_Task statement:_ All entries below are to be set down again, identical to the source.

----------

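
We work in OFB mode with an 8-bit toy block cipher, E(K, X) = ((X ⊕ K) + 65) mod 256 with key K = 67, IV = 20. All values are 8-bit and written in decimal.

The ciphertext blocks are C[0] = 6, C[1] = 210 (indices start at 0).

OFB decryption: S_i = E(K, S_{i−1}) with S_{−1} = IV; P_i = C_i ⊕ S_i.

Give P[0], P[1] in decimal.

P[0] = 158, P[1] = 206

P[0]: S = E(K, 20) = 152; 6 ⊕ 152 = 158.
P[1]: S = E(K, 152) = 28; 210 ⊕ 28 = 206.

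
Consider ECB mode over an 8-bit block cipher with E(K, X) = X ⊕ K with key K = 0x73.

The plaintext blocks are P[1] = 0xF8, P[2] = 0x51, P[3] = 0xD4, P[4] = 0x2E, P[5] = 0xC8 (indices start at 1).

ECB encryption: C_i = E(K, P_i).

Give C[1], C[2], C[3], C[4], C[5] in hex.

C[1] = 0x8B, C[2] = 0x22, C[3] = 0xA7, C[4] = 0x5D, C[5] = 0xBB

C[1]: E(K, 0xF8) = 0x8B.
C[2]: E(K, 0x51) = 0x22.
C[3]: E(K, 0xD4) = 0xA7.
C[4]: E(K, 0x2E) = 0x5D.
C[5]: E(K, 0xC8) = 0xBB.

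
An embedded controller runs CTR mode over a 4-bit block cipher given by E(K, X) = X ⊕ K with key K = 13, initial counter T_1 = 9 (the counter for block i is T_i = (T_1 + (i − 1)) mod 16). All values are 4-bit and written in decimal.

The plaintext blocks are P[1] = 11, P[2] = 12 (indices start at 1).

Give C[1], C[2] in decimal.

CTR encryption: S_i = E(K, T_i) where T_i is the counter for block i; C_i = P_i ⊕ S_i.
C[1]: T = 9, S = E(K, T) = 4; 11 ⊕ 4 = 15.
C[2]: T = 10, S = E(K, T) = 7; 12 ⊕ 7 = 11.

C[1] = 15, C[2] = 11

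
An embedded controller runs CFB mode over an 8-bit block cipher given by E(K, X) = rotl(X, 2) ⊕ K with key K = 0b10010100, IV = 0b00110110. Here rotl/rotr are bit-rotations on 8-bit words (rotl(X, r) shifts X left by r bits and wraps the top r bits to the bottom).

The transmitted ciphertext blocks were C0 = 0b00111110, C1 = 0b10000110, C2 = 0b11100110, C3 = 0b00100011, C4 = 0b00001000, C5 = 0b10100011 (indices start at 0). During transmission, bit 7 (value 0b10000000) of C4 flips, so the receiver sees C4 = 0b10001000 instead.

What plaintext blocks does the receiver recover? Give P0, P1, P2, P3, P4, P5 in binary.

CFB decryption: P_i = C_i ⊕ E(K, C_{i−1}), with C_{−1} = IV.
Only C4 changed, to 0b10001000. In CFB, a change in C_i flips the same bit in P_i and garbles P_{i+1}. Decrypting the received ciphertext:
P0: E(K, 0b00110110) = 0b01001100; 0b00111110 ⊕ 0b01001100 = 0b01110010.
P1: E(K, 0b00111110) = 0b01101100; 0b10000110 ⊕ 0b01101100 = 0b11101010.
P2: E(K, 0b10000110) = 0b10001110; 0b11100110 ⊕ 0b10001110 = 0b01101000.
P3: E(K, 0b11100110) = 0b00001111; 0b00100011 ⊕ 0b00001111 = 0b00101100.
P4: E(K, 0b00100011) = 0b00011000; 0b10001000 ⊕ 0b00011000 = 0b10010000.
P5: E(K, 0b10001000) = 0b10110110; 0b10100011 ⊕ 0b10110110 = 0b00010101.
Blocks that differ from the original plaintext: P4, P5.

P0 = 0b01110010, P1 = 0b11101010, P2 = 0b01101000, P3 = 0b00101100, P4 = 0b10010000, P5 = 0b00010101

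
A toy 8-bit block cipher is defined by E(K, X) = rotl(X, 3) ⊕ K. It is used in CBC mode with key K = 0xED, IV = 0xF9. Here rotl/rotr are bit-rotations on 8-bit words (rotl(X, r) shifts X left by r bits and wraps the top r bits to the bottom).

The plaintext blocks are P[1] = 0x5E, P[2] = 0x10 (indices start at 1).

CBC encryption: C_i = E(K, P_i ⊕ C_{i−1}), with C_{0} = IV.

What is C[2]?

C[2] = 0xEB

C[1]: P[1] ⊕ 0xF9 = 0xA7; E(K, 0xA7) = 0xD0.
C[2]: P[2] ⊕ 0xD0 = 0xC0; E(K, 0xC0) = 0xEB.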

----------

_Response box:_
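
We work in OFB mode with an 8-bit toy block cipher, E(K, X) = ((X ⊕ K) + 65) mod 256 with key K = 67, IV = 20. All values are 8-bit and written in decimal.

The ciphertext blocks are C[0] = 6, C[1] = 210 (indices start at 0).

OFB decryption: S_i = E(K, S_{i−1}) with S_{−1} = IV; P_i = C_i ⊕ S_i.

Give P[0], P[1] in decimal.

P[0] = 158, P[1] = 206

P[0]: S = E(K, 20) = 152; 6 ⊕ 152 = 158.
P[1]: S = E(K, 152) = 28; 210 ⊕ 28 = 206.

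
Consider ECB mode over an 8-bit block cipher with E(K, X) = X ⊕ K with key K = 0x73.

The plaintext blocks are P[1] = 0xF8, P[2] = 0x51, P[3] = 0xD4, P[4] = 0x2E, P[5] = 0xC8 (indices start at 1).

ECB encryption: C_i = E(K, P_i).

Give C[1], C[2], C[3], C[4], C[5] in hex.

C[1] = 0x8B, C[2] = 0x22, C[3] = 0xA7, C[4] = 0x5D, C[5] = 0xBB

C[1]: E(K, 0xF8) = 0x8B.
C[2]: E(K, 0x51) = 0x22.
C[3]: E(K, 0xD4) = 0xA7.
C[4]: E(K, 0x2E) = 0x5D.
C[5]: E(K, 0xC8) = 0xBB.

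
An embedded controller runs CTR mode over a 4-bit block cipher given by E(K, X) = X ⊕ K with key K = 13, initial counter T_1 = 9 (the counter for block i is T_i = (T_1 + (i − 1)) mod 16). All values are 4-bit and written in decimal.

The plaintext blocks are P[1] = 11, P[2] = 12 (indices start at 1).

Give C[1], C[2] in decimal.

CTR encryption: S_i = E(K, T_i) where T_i is the counter for block i; C_i = P_i ⊕ S_i.
C[1]: T = 9, S = E(K, T) = 4; 11 ⊕ 4 = 15.
C[2]: T = 10, S = E(K, T) = 7; 12 ⊕ 7 = 11.

C[1] = 15, C[2] = 11

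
An embedded controller runs CFB mode over an 8-bit block cipher given by E(K, X) = rotl(X, 2) ⊕ K with key K = 0b10010100, IV = 0b00110110. Here rotl/rotr are bit-rotations on 8-bit words (rotl(X, r) shifts X left by r bits and wraps the top r bits to the bottom).

The transmitted ciphertext blocks were C0 = 0b00111110, C1 = 0b10000110, C2 = 0b11100110, C3 = 0b00100011, C4 = 0b00001000, C5 = 0b10100011 (indices start at 0). During transmission, bit 7 (value 0b10000000) of C4 flips, so the receiver sees C4 = 0b10001000 instead.

What plaintext blocks does the receiver recover? Give P0, P1, P2, P3, P4, P5 in binary.

CFB decryption: P_i = C_i ⊕ E(K, C_{i−1}), with C_{−1} = IV.
Only C4 changed, to 0b10001000. In CFB, a change in C_i flips the same bit in P_i and garbles P_{i+1}. Decrypting the received ciphertext:
P0: E(K, 0b00110110) = 0b01001100; 0b00111110 ⊕ 0b01001100 = 0b01110010.
P1: E(K, 0b00111110) = 0b01101100; 0b10000110 ⊕ 0b01101100 = 0b11101010.
P2: E(K, 0b10000110) = 0b10001110; 0b11100110 ⊕ 0b10001110 = 0b01101000.
P3: E(K, 0b11100110) = 0b00001111; 0b00100011 ⊕ 0b00001111 = 0b00101100.
P4: E(K, 0b00100011) = 0b00011000; 0b10001000 ⊕ 0b00011000 = 0b10010000.
P5: E(K, 0b10001000) = 0b10110110; 0b10100011 ⊕ 0b10110110 = 0b00010101.
Blocks that differ from the original plaintext: P4, P5.

P0 = 0b01110010, P1 = 0b11101010, P2 = 0b01101000, P3 = 0b00101100, P4 = 0b10010000, P5 = 0b00010101

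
A toy 8-bit block cipher is defined by E(K, X) = rotl(X, 3) ⊕ K. It is used in CBC mode with key K = 0xED, IV = 0xF9. Here rotl/rotr are bit-rotations on 8-bit words (rotl(X, r) shifts X left by r bits and wraps the top r bits to the bottom).

The plaintext blocks are P[1] = 0x5E, P[2] = 0x10 (indices start at 1).

CBC encryption: C_i = E(K, P_i ⊕ C_{i−1}), with C_{0} = IV.

What is C[2]?

C[2] = 0xEB

C[1]: P[1] ⊕ 0xF9 = 0xA7; E(K, 0xA7) = 0xD0.
C[2]: P[2] ⊕ 0xD0 = 0xC0; E(K, 0xC0) = 0xEB.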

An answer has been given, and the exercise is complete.